[Stored data entries]
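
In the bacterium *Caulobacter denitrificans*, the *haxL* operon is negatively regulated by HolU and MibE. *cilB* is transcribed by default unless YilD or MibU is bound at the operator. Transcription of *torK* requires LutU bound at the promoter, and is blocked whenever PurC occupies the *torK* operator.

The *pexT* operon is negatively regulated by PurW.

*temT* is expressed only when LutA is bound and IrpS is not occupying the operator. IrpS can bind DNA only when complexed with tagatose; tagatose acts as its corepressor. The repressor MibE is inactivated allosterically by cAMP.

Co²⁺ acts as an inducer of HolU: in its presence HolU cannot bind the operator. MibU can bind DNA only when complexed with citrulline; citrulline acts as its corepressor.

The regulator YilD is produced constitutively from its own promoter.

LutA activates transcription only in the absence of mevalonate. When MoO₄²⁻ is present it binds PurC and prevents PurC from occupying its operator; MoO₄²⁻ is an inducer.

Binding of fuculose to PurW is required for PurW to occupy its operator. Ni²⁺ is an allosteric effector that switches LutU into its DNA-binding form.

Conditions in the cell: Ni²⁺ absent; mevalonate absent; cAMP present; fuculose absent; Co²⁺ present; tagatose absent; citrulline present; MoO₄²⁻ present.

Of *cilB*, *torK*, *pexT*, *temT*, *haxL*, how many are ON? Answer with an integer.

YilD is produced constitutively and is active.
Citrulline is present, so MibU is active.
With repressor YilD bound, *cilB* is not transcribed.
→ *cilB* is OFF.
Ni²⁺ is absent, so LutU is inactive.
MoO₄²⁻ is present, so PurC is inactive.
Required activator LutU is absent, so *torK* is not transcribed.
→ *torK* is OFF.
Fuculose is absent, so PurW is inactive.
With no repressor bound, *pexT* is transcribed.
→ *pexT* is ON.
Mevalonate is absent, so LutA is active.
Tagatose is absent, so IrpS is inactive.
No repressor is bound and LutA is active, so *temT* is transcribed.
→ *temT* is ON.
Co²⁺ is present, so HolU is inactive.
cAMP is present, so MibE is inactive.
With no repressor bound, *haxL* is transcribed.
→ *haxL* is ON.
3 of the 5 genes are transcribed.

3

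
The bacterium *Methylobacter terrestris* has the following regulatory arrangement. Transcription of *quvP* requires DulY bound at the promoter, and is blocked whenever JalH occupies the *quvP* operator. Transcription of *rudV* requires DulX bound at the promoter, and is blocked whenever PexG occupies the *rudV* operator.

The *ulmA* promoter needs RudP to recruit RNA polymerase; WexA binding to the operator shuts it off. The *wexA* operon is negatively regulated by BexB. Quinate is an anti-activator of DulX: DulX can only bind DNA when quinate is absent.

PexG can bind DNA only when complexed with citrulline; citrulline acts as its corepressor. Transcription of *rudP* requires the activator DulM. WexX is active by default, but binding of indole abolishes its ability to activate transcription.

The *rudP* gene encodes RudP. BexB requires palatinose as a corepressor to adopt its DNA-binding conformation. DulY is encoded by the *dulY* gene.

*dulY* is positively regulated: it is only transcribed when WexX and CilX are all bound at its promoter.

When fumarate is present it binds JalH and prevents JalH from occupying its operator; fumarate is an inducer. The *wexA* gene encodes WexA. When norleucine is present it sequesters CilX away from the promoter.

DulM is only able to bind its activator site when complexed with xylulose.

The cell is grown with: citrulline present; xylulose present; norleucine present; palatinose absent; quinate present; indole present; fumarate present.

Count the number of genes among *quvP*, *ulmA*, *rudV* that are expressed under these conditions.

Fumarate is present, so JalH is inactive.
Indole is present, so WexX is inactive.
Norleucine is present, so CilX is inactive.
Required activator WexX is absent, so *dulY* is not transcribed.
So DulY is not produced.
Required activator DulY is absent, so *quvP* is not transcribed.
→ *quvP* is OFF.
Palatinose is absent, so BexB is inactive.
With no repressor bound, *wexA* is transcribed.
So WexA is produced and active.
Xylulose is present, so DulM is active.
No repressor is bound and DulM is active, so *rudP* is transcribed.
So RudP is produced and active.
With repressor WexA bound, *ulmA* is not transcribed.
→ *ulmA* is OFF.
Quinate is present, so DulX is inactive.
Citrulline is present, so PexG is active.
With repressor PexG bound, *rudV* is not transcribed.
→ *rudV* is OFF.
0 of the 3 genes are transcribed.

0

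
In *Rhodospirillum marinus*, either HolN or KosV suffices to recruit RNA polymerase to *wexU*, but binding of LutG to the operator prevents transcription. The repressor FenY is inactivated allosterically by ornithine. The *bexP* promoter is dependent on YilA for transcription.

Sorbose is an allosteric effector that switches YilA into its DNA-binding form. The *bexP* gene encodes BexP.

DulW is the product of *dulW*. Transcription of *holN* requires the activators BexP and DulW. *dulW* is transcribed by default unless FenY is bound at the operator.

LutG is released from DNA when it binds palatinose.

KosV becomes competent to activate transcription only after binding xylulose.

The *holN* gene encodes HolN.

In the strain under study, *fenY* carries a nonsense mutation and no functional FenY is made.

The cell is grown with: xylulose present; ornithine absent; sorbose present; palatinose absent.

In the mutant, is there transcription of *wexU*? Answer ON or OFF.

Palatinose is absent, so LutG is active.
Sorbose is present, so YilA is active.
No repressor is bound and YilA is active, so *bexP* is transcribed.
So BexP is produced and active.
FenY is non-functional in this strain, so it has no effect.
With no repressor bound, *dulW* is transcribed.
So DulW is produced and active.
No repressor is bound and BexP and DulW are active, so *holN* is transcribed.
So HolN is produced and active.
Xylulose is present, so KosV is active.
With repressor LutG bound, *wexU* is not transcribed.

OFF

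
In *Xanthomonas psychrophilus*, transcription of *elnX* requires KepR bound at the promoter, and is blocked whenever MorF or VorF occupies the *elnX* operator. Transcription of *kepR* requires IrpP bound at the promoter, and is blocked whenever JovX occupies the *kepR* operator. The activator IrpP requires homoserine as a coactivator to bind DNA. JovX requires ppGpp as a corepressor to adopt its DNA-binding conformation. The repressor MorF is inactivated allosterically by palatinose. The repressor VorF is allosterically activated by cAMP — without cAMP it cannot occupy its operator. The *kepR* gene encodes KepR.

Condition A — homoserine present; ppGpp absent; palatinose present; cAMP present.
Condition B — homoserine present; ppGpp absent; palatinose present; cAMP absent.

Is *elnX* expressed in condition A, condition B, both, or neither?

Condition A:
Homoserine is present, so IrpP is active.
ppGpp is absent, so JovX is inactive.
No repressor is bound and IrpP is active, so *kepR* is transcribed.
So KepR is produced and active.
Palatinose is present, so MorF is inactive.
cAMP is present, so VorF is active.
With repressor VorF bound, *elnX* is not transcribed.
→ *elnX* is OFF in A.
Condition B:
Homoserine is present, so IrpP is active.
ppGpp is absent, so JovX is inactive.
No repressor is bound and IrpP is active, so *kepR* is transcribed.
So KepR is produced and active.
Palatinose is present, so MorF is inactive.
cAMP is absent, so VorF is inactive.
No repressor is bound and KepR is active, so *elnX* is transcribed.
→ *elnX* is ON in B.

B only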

Task instructions
Each of the records should be written out again, exactly as it reads.

Task solution
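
In the bacterium *Caulobacter denitrificans*, the *haxL* operon is negatively regulated by HolU and MibE. *cilB* is transcribed by default unless YilD or MibU is bound at the operator. Transcription of *torK* requires LutU bound at the promoter, and is blocked whenever PurC occupies the *torK* operator.

The *pexT* operon is negatively regulated by PurW.

*temT* is expressed only when LutA is bound and IrpS is not occupying the operator. IrpS can bind DNA only when complexed with tagatose; tagatose acts as its corepressor. The repressor MibE is inactivated allosterically by cAMP.

Co²⁺ acts as an inducer of HolU: in its presence HolU cannot bind the operator. MibU can bind DNA only when complexed with citrulline; citrulline acts as its corepressor.

The regulator YilD is produced constitutively from its own promoter.

LutA activates transcription only in the absence of mevalonate. When MoO₄²⁻ is present it binds PurC and prevents PurC from occupying its operator; MoO₄²⁻ is an inducer.

Binding of fuculose to PurW is required for PurW to occupy its operator. Ni²⁺ is an allosteric effector that switches LutU into its DNA-binding form.

Conditions in the cell: Ni²⁺ absent; mevalonate absent; cAMP present; fuculose absent; Co²⁺ present; tagatose absent; citrulline present; MoO₄²⁻ present.

Of *cilB*, *torK*, *pexT*, *temT*, *haxL*, how many are ON? Answer with an integer.

YilD is produced constitutively and is active.
Citrulline is present, so MibU is active.
With repressor YilD bound, *cilB* is not transcribed.
→ *cilB* is OFF.
Ni²⁺ is absent, so LutU is inactive.
MoO₄²⁻ is present, so PurC is inactive.
Required activator LutU is absent, so *torK* is not transcribed.
→ *torK* is OFF.
Fuculose is absent, so PurW is inactive.
With no repressor bound, *pexT* is transcribed.
→ *pexT* is ON.
Mevalonate is absent, so LutA is active.
Tagatose is absent, so IrpS is inactive.
No repressor is bound and LutA is active, so *temT* is transcribed.
→ *temT* is ON.
Co²⁺ is present, so HolU is inactive.
cAMP is present, so MibE is inactive.
With no repressor bound, *haxL* is transcribed.
→ *haxL* is ON.
3 of the 5 genes are transcribed.

3

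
The bacterium *Methylobacter terrestris* has the following regulatory arrangement. Transcription of *quvP* requires DulY bound at the promoter, and is blocked whenever JalH occupies the *quvP* operator. Transcription of *rudV* requires DulX bound at the promoter, and is blocked whenever PexG occupies the *rudV* operator.

The *ulmA* promoter needs RudP to recruit RNA polymerase; WexA binding to the operator shuts it off. The *wexA* operon is negatively regulated by BexB. Quinate is an anti-activator of DulX: DulX can only bind DNA when quinate is absent.

PexG can bind DNA only when complexed with citrulline; citrulline acts as its corepressor. Transcription of *rudP* requires the activator DulM. WexX is active by default, but binding of indole abolishes its ability to activate transcription.

The *rudP* gene encodes RudP. BexB requires palatinose as a corepressor to adopt its DNA-binding conformation. DulY is encoded by the *dulY* gene.

*dulY* is positively regulated: it is only transcribed when WexX and CilX are all bound at its promoter.

When fumarate is present it binds JalH and prevents JalH from occupying its operator; fumarate is an inducer. The *wexA* gene encodes WexA. When norleucine is present it sequesters CilX away from the promoter.

DulM is only able to bind its activator site when complexed with xylulose.

The cell is grown with: citrulline present; xylulose present; norleucine present; palatinose absent; quinate present; indole present; fumarate present.

Count the number of genes among *quvP*, *ulmA*, *rudV* that are expressed under these conditions.

Fumarate is present, so JalH is inactive.
Indole is present, so WexX is inactive.
Norleucine is present, so CilX is inactive.
Required activator WexX is absent, so *dulY* is not transcribed.
So DulY is not produced.
Required activator DulY is absent, so *quvP* is not transcribed.
→ *quvP* is OFF.
Palatinose is absent, so BexB is inactive.
With no repressor bound, *wexA* is transcribed.
So WexA is produced and active.
Xylulose is present, so DulM is active.
No repressor is bound and DulM is active, so *rudP* is transcribed.
So RudP is produced and active.
With repressor WexA bound, *ulmA* is not transcribed.
→ *ulmA* is OFF.
Quinate is present, so DulX is inactive.
Citrulline is present, so PexG is active.
With repressor PexG bound, *rudV* is not transcribed.
→ *rudV* is OFF.
0 of the 3 genes are transcribed.

0

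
In *Rhodospirillum marinus*, either HolN or KosV suffices to recruit RNA polymerase to *wexU*, but binding of LutG to the operator prevents transcription. The repressor FenY is inactivated allosterically by ornithine. The *bexP* promoter is dependent on YilA for transcription.

Sorbose is an allosteric effector that switches YilA into its DNA-binding form. The *bexP* gene encodes BexP.

DulW is the product of *dulW*. Transcription of *holN* requires the activators BexP and DulW. *dulW* is transcribed by default unless FenY is bound at the operator.

LutG is released from DNA when it binds palatinose.

KosV becomes competent to activate transcription only after binding xylulose.

The *holN* gene encodes HolN.

In the strain under study, *fenY* carries a nonsense mutation and no functional FenY is made.

The cell is grown with: xylulose present; ornithine absent; sorbose present; palatinose absent.

In the mutant, is there transcription of *wexU*? Answer ON or OFF.

Palatinose is absent, so LutG is active.
Sorbose is present, so YilA is active.
No repressor is bound and YilA is active, so *bexP* is transcribed.
So BexP is produced and active.
FenY is non-functional in this strain, so it has no effect.
With no repressor bound, *dulW* is transcribed.
So DulW is produced and active.
No repressor is bound and BexP and DulW are active, so *holN* is transcribed.
So HolN is produced and active.
Xylulose is present, so KosV is active.
With repressor LutG bound, *wexU* is not transcribed.

OFF

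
In *Xanthomonas psychrophilus*, transcription of *elnX* requires KepR bound at the promoter, and is blocked whenever MorF or VorF occupies the *elnX* operator. Transcription of *kepR* requires IrpP bound at the promoter, and is blocked whenever JovX occupies the *kepR* operator. The activator IrpP requires homoserine as a coactivator to bind DNA. JovX requires ppGpp as a corepressor to adopt its DNA-binding conformation. The repressor MorF is inactivated allosterically by palatinose. The repressor VorF is allosterically activated by cAMP — without cAMP it cannot occupy its operator. The *kepR* gene encodes KepR.

Condition A — homoserine present; ppGpp absent; palatinose present; cAMP present.
Condition B — homoserine present; ppGpp absent; palatinose present; cAMP absent.

Is *elnX* expressed in condition A, condition B, both, or neither?

Condition A:
Homoserine is present, so IrpP is active.
ppGpp is absent, so JovX is inactive.
No repressor is bound and IrpP is active, so *kepR* is transcribed.
So KepR is produced and active.
Palatinose is present, so MorF is inactive.
cAMP is present, so VorF is active.
With repressor VorF bound, *elnX* is not transcribed.
→ *elnX* is OFF in A.
Condition B:
Homoserine is present, so IrpP is active.
ppGpp is absent, so JovX is inactive.
No repressor is bound and IrpP is active, so *kepR* is transcribed.
So KepR is produced and active.
Palatinose is present, so MorF is inactive.
cAMP is absent, so VorF is inactive.
No repressor is bound and KepR is active, so *elnX* is transcribed.
→ *elnX* is ON in B.

B only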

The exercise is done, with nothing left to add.